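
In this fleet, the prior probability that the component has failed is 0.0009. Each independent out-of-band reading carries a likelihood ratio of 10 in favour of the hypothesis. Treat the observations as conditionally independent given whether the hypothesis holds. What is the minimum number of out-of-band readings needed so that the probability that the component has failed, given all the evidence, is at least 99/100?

6

Prior odds = 0.0009/0.9991 = 9/9991.
Likelihood ratio per out-of-band reading = 10.
Target posterior odds = 0.99/0.01 = 99.
Need (9/9991) × 10ⁿ ≥ 99, i.e. 10ⁿ ≥ 109901.
10⁵ = 100000 falls short of 109901 but 10⁶ = 1000000 reaches it, so n = 6.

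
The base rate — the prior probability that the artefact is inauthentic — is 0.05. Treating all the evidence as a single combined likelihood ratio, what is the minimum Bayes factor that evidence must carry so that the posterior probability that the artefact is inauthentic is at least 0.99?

1881

Prior odds = 0.05/0.95 = 1/19.
Target odds = 0.99/0.01 = 99.
Required Bayes factor = 99 ÷ (1/19) = 1881.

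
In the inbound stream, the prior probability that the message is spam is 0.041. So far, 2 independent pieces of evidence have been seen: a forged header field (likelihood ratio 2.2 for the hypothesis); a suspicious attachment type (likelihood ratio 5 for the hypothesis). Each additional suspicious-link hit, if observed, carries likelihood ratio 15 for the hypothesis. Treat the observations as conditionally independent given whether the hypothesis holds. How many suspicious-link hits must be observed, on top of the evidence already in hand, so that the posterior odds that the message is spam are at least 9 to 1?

2

Prior odds = 0.041/0.959 = 41/959.
Combined Bayes factor of the evidence already in hand = 2.2 × 5 = 11.
Odds after that evidence = (41/959) × 11 = 451/959.
Target odds = 9.
Need 15ⁿ ≥ 9 ÷ (451/959) = 8631/451.
15¹ = 15 falls short of 8631/451 but 15² = 225 reaches it, so n = 2.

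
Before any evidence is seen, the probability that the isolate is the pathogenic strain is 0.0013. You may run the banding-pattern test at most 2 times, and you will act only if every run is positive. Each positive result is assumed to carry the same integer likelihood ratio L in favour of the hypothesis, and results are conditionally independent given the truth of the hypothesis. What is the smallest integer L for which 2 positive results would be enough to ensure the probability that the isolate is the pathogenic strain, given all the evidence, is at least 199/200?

Prior odds = 0.0013/0.9987 = 13/9987.
Target odds = 0.995/0.005 = 199.
Need L² ≥ 199 ÷ (13/9987) = 1987413/13.
390² = 152100 < 1987413/13 ≤ 152881 = 391², so L = 391.

391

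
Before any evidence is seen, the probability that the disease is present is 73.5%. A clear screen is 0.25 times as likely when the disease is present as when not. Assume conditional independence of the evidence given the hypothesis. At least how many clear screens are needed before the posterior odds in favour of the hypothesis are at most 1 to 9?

3

Prior odds = 0.735/0.265 = 147/53.
Likelihood ratio per clear screen = 0.25.
Target odds = 1/9.
Need (147/53) × 0.25ⁿ ≤ 1/9, i.e. 0.25ⁿ ≤ 53/1323.
0.25² = 0.0625 is still above 53/1323 but 0.25³ = 0.015625 is at or below it, so n = 3.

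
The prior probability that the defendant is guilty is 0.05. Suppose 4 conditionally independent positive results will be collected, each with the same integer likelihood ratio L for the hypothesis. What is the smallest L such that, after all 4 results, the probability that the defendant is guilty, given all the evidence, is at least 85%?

Prior odds = 0.05/0.95 = 1/19.
Target odds = 0.85/0.15 = 17/3.
Need L⁴ ≥ 17/3 ÷ (1/19) = 323/3.
3⁴ = 81 < 323/3 ≤ 256 = 4⁴, so L = 4.

4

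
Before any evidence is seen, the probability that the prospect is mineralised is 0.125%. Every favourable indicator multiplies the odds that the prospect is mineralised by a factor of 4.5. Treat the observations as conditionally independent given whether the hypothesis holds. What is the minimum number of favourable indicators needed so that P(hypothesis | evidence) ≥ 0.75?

Prior odds: 0.00125 ÷ 0.99875 = 1/799.
Likelihood ratio per favourable indicator = 4.5.
Target posterior odds = 0.75/0.25 = 3.
Need (1/799) × 4.5ⁿ ≥ 3, i.e. 4.5ⁿ ≥ 2397.
4.5⁵ = 1845.28125 falls short of 2397 but 4.5⁶ = 8303.765625 reaches it, so n = 6.

6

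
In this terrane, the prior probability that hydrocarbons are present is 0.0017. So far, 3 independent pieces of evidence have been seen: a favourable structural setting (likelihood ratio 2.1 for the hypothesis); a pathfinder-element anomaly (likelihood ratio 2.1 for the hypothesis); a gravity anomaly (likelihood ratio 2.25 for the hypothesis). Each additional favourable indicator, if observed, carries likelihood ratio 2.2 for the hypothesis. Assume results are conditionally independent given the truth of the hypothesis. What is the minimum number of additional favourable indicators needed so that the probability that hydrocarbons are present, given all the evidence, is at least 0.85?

8

Prior odds = 0.0017/0.9983 = 17/9983.
Combined Bayes factor of the evidence already in hand = 2.1 × 2.1 × 2.25 = 9.9225.
Odds after that evidence = (17/9983) × 9.9225 = 67473/3993200.
Target odds = 0.85/0.15 = 17/3.
Need 2.2ⁿ ≥ 17/3 ÷ (67473/3993200) = 3993200/11907.
2.2⁷ = 19487171/78125 falls short of 3993200/11907 but 2.2⁸ = 214358881/390625 reaches it, so n = 8.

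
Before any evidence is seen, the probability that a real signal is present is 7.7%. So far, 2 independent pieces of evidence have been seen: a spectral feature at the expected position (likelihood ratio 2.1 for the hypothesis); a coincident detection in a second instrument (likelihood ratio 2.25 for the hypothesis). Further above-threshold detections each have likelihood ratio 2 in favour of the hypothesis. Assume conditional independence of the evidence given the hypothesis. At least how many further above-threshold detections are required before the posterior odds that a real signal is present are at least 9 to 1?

Prior odds = 0.077/0.923 = 77/923.
Combined Bayes factor of the evidence already in hand = 2.1 × 2.25 = 4.725.
Odds after that evidence = (77/923) × 4.725 = 14553/36920.
Target odds = 9.
Need 2ⁿ ≥ 9 ÷ (14553/36920) = 36920/1617.
2⁴ = 16 falls short of 36920/1617 but 2⁵ = 32 reaches it, so n = 5.

5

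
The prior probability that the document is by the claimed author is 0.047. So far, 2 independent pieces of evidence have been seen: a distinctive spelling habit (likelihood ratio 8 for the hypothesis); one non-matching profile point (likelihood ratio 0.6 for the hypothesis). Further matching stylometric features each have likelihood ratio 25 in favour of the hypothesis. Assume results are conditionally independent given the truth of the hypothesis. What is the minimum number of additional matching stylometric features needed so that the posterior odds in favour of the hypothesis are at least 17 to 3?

Prior odds = 0.047/0.953 = 47/953.
Combined Bayes factor of the evidence already in hand = 8 × 0.6 = 4.8.
Odds after that evidence = (47/953) × 4.8 = 1128/4765.
Target odds = 17/3.
Need 25ⁿ ≥ 17/3 ÷ (1128/4765) = 81005/3384.
25¹ = 25, which meets the required 81005/3384; so n = 1.

1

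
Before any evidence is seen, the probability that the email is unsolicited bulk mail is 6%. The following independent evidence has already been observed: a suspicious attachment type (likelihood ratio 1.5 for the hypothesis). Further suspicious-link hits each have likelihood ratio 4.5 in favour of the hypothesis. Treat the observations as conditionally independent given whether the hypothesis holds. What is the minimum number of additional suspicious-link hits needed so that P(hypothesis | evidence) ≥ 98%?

5

Prior odds = 0.06/0.94 = 3/47.
Bayes factor of the evidence already in hand = 1.5.
Odds after that evidence = (3/47) × 1.5 = 9/94.
Target odds = 0.98/0.02 = 49.
Need 4.5ⁿ ≥ 49 ÷ (9/94) = 4606/9.
4.5⁴ = 410.0625 falls short of 4606/9 but 4.5⁵ = 1845.28125 reaches it, so n = 5.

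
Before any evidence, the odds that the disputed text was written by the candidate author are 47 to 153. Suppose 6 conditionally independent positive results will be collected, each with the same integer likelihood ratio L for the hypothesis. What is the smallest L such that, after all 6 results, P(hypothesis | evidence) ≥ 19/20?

Prior odds = 47/153.
Target odds = 0.95/0.05 = 19.
Need L⁶ ≥ 19 ÷ (47/153) = 2907/47.
1⁶ = 1 < 2907/47 ≤ 64 = 2⁶, so L = 2.

2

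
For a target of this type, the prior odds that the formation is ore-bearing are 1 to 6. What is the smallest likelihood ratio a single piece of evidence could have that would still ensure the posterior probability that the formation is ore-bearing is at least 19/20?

114

Prior odds = 1/6.
Target odds = 0.95/0.05 = 19.
Required Bayes factor = 19 ÷ (1/6) = 114.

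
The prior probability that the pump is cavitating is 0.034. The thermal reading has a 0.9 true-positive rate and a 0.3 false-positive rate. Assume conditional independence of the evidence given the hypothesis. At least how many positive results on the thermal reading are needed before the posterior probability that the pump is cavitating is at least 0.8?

5

Prior odds: 0.034 ÷ 0.966 = 17/483.
Likelihood ratio of a positive result = 0.9/0.3 = 3.
Target posterior odds = 0.8/0.2 = 4.
Require 3ⁿ ≥ 4 ÷ (17/483) = 1932/17.
3⁴ = 81 falls short of 1932/17 but 3⁵ = 243 reaches it, so n = 5.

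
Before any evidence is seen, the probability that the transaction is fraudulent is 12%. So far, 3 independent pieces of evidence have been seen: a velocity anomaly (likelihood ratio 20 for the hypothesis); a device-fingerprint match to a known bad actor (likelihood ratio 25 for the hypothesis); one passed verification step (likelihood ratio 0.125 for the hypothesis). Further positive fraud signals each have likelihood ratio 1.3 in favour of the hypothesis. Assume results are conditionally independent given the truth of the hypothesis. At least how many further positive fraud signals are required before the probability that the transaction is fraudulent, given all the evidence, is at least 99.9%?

19

Prior odds = 0.12/0.88 = 3/22.
Combined Bayes factor of the evidence already in hand = 20 × 25 × 0.125 = 62.5.
Odds after that evidence = (3/22) × 62.5 = 375/44.
Target odds = 0.999/0.001 = 999.
Need 1.3ⁿ ≥ 999 ÷ (375/44) = 117.216.
1.3¹⁸ ≈112.455 falls short of 117.216 but 1.3¹⁹ ≈146.192 reaches it, so n = 19.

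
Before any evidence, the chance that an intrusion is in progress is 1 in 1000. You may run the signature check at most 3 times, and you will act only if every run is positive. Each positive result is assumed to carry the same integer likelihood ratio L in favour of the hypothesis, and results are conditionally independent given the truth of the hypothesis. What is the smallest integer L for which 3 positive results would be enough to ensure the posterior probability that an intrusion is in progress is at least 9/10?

Prior odds = 0.001/0.999 = 1/999.
Target odds = 0.9/0.1 = 9.
Need L³ ≥ 9 ÷ (1/999) = 8991.
20³ = 8000 < 8991 ≤ 9261 = 21³, so L = 21.

21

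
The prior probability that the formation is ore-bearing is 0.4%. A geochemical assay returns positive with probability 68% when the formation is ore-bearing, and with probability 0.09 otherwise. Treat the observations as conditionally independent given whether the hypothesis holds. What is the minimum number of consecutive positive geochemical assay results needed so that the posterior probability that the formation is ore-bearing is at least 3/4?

Prior odds: 0.004 ÷ 0.996 = 1/249.
Likelihood ratio of a positive result = 0.68/0.09 = 68/9.
Target odds: 0.75 ÷ 0.25 = 3.
Need (1/249) × (68/9)ⁿ ≥ 3, i.e. (68/9)ⁿ ≥ 747.
(68/9)³ = 314432/729 falls short of 747 but (68/9)⁴ = 21381376/6561 reaches it, so n = 4.

4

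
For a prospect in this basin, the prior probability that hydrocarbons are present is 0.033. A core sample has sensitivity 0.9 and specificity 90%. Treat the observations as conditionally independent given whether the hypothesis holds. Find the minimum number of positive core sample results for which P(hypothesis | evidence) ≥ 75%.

3

Prior odds: 0.033 ÷ 0.967 = 33/967.
False-positive rate = 1 − 0.9 = 0.1; likelihood ratio of a positive = 0.9/0.1 = 9.
Target odds: 0.75 ÷ 0.25 = 3.
Need (33/967) × 9ⁿ ≥ 3, i.e. 9ⁿ ≥ 967/11.
9² = 81 falls short of 967/11 but 9³ = 729 reaches it, so n = 3.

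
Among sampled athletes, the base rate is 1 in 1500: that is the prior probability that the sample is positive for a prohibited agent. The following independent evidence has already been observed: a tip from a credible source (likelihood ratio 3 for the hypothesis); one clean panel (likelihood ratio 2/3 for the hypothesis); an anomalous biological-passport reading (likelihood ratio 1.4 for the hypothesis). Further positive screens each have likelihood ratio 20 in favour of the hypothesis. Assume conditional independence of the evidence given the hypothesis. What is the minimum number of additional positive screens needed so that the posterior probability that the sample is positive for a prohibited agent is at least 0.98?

4

Prior odds = (1/1500)/(1499/1500) = 1/1499.
Combined Bayes factor of the evidence already in hand = 3 × (2/3) × 1.4 = 2.8.
Odds after that evidence = (1/1499) × 2.8 = 14/7495.
Target odds = 0.98/0.02 = 49.
Need 20ⁿ ≥ 49 ÷ (14/7495) = 26232.5.
20³ = 8000 falls short of 26232.5 but 20⁴ = 160000 reaches it, so n = 4.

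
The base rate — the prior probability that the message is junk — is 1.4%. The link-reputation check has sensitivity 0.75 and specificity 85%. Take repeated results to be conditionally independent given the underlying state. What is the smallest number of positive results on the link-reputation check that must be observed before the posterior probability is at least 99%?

Prior odds: 0.014 ÷ 0.986 = 7/493.
False-positive rate = 1 − 0.85 = 0.15; likelihood ratio of a positive = 0.75/0.15 = 5.
Target posterior odds = 0.99/0.01 = 99.
Require 5ⁿ ≥ 99 ÷ (7/493) = 48807/7.
5⁵ = 3125 falls short of 48807/7 but 5⁶ = 15625 reaches it, so n = 6.

6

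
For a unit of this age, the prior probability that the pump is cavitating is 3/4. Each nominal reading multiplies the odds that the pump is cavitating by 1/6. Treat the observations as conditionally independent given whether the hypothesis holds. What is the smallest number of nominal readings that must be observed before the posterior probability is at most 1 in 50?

Prior odds = 0.75/0.25 = 3.
Likelihood ratio per nominal reading = 1/6.
Target odds: 0.02 ÷ 0.98 = 1/49.
Require (1/6)ⁿ ≤ 1/49 ÷ 3 = 1/147.
(1/6)² = 1/36 is still above 1/147 but (1/6)³ = 1/216 is at or below it, so n = 3.

3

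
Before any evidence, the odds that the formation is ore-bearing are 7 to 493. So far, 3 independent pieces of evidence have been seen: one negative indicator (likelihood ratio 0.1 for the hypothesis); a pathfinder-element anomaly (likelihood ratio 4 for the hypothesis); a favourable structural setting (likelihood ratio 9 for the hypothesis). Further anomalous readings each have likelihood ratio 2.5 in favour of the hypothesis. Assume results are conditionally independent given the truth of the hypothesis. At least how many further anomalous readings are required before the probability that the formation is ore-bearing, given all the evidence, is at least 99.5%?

Prior odds = 7/493.
Combined Bayes factor of the evidence already in hand = 0.1 × 4 × 9 = 3.6.
Odds after that evidence = (7/493) × 3.6 = 126/2465.
Target odds = 0.995/0.005 = 199.
Need 2.5ⁿ ≥ 199 ÷ (126/2465) = 490535/126.
2.5⁹ = 1953125/512 falls short of 490535/126 but 2.5¹⁰ = 9765625/1024 reaches it, so n = 10.

10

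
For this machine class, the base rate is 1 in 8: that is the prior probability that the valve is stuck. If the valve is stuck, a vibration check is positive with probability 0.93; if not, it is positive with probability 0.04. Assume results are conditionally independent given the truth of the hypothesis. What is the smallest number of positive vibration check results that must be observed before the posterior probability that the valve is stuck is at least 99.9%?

Prior odds = 0.125/0.875 = 1/7.
Likelihood ratio of a positive = 0.93/0.04 = 23.25.
Target odds: 0.999 ÷ 0.001 = 999.
Require 23.25ⁿ ≥ 999 ÷ (1/7) = 6993.
23.25² = 540.5625 falls short of 6993 but 23.25³ = 804357/64 reaches it, so n = 3.

3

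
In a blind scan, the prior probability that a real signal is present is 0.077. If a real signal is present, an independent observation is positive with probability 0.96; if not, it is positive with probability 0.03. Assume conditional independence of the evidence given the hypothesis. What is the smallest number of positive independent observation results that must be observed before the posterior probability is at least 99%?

Prior odds = 0.077/0.923 = 77/923.
Likelihood ratio of a positive = 0.96/0.03 = 32.
Target posterior odds = 0.99/0.01 = 99.
Require 32ⁿ ≥ 99 ÷ (77/923) = 8307/7.
32² = 1024 falls short of 8307/7 but 32³ = 32768 reaches it, so n = 3.

3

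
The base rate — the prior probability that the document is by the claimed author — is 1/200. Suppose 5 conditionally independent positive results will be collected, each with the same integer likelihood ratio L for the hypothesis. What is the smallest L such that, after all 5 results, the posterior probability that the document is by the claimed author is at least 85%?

Prior odds = 0.005/0.995 = 1/199.
Target odds = 0.85/0.15 = 17/3.
Need L⁵ ≥ 17/3 ÷ (1/199) = 3383/3.
4⁵ = 1024 < 3383/3 ≤ 3125 = 5⁵, so L = 5.

5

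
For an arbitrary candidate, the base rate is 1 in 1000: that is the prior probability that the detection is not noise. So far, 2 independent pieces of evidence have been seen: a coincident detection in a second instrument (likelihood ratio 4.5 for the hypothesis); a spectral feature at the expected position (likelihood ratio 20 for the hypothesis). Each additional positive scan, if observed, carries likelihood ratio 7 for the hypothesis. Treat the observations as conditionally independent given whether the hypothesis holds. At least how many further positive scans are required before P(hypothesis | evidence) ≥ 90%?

3

Prior odds = 0.001/0.999 = 1/999.
Combined Bayes factor of the evidence already in hand = 4.5 × 20 = 90.
Odds after that evidence = (1/999) × 90 = 10/111.
Target odds = 0.9/0.1 = 9.
Need 7ⁿ ≥ 9 ÷ (10/111) = 99.9.
7² = 49 falls short of 99.9 but 7³ = 343 reaches it, so n = 3.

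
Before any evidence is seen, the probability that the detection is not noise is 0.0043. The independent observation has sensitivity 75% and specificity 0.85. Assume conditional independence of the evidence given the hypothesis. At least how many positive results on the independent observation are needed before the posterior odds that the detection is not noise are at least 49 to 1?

6

Prior odds: 0.0043 ÷ 0.9957 = 43/9957.
False-positive rate = 1 − 0.85 = 0.15; likelihood ratio of a positive = 0.75/0.15 = 5.
Target odds = 49.
Require 5ⁿ ≥ 49 ÷ (43/9957) = 487893/43.
5⁵ = 3125 falls short of 487893/43 but 5⁶ = 15625 reaches it, so n = 6.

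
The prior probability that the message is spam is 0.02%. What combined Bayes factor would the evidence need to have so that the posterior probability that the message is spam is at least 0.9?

44991

Prior odds = 0.0002/0.9998 = 1/4999.
Target odds = 0.9/0.1 = 9.
Required Bayes factor = 9 ÷ (1/4999) = 44991.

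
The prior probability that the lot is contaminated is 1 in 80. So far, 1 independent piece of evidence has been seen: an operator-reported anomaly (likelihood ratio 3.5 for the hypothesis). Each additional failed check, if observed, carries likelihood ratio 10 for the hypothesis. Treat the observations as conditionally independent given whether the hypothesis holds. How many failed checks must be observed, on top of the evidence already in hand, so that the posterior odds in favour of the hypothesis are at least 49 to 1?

Prior odds = 0.0125/0.9875 = 1/79.
Bayes factor of the evidence already in hand = 3.5.
Odds after that evidence = (1/79) × 3.5 = 7/158.
Target odds = 49.
Need 10ⁿ ≥ 49 ÷ (7/158) = 1106.
10³ = 1000 falls short of 1106 but 10⁴ = 10000 reaches it, so n = 4.

4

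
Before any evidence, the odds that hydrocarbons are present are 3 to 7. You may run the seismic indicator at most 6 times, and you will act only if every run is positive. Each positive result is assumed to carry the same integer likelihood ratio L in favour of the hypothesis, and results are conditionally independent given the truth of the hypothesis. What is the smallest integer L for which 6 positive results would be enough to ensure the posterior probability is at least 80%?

2

Prior odds = 3/7.
Target odds = 0.8/0.2 = 4.
Need L⁶ ≥ 4 ÷ (3/7) = 28/3.
1⁶ = 1 < 28/3 ≤ 64 = 2⁶, so L = 2.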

Activity >> Give an exact copy of the lines from the one with "Before any evidence, the odds that hydrocarbons" through the end of the entries, both ends included.

Solution to this exercise >>
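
Before any evidence, the odds that hydrocarbons are present are 3 to 7. You may run the seismic indicator at most 6 times, and you will act only if every run is positive. Each positive result is assumed to carry the same integer likelihood ratio L in favour of the hypothesis, and results are conditionally independent given the truth of the hypothesis. What is the smallest integer L for which 6 positive results would be enough to ensure the posterior probability is at least 80%?

2

Prior odds = 3/7.
Target odds = 0.8/0.2 = 4.
Need L⁶ ≥ 4 ÷ (3/7) = 28/3.
1⁶ = 1 < 28/3 ≤ 64 = 2⁶, so L = 2.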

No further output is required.